WORK ORDER:
Each entry in this listing needs to be written out again, word for word.

○ ○ ○ ○

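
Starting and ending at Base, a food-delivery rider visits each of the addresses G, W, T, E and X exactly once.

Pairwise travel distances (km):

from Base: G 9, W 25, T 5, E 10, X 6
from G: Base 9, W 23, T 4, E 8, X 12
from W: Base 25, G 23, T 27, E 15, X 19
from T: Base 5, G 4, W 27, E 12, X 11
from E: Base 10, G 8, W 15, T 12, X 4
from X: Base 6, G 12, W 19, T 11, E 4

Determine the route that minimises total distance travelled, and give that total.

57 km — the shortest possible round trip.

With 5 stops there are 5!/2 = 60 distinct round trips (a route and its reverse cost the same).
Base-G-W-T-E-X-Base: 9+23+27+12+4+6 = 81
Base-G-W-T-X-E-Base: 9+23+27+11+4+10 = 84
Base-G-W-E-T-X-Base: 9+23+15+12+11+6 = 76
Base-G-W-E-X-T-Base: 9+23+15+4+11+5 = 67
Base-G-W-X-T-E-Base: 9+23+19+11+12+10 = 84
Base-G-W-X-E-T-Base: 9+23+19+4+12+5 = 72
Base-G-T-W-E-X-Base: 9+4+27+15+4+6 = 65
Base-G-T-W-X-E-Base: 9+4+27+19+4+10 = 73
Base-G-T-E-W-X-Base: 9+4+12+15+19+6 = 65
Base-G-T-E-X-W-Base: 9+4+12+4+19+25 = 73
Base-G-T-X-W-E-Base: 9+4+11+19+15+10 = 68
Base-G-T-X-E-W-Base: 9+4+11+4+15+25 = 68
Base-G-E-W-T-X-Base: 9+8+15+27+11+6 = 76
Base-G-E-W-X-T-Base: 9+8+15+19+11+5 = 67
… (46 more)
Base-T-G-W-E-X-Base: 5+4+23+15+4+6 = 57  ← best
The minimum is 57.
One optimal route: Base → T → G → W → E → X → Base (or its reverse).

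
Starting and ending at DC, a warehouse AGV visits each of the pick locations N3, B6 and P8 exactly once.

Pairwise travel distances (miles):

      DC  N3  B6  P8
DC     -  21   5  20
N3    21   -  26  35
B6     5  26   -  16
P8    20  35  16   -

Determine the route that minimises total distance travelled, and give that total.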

○ ○ ○ ○

THE ANSWER:
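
Starting and ending at Base, a food-delivery rider visits each of the addresses G, W, T, E and X exactly once.

Pairwise travel distances (km):

from Base: G 9, W 25, T 5, E 10, X 6
from G: Base 9, W 23, T 4, E 8, X 12
from W: Base 25, G 23, T 27, E 15, X 19
from T: Base 5, G 4, W 27, E 12, X 11
from E: Base 10, G 8, W 15, T 12, X 4
from X: Base 6, G 12, W 19, T 11, E 4

Determine the route that minimises total distance travelled, and give that total.

57 km — the shortest possible round trip.

With 5 stops there are 5!/2 = 60 distinct round trips (a route and its reverse cost the same).
Base-G-W-T-E-X-Base: 9+23+27+12+4+6 = 81
Base-G-W-T-X-E-Base: 9+23+27+11+4+10 = 84
Base-G-W-E-T-X-Base: 9+23+15+12+11+6 = 76
Base-G-W-E-X-T-Base: 9+23+15+4+11+5 = 67
Base-G-W-X-T-E-Base: 9+23+19+11+12+10 = 84
Base-G-W-X-E-T-Base: 9+23+19+4+12+5 = 72
Base-G-T-W-E-X-Base: 9+4+27+15+4+6 = 65
Base-G-T-W-X-E-Base: 9+4+27+19+4+10 = 73
Base-G-T-E-W-X-Base: 9+4+12+15+19+6 = 65
Base-G-T-E-X-W-Base: 9+4+12+4+19+25 = 73
Base-G-T-X-W-E-Base: 9+4+11+19+15+10 = 68
Base-G-T-X-E-W-Base: 9+4+11+4+15+25 = 68
Base-G-E-W-T-X-Base: 9+8+15+27+11+6 = 76
Base-G-E-W-X-T-Base: 9+8+15+19+11+5 = 67
… (46 more)
Base-T-G-W-E-X-Base: 5+4+23+15+4+6 = 57  ← best
The minimum is 57.
One optimal route: Base → T → G → W → E → X → Base (or its reverse).

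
Starting and ending at DC, a warehouse AGV visits each of the pick locations N3, B6 and P8 exactly once.

Pairwise travel distances (miles):

      DC  N3  B6  P8
DC     -  21   5  20
N3    21   -  26  35
B6     5  26   -  16
P8    20  35  16   -

Determine the route that minimises total distance travelled, and give that total.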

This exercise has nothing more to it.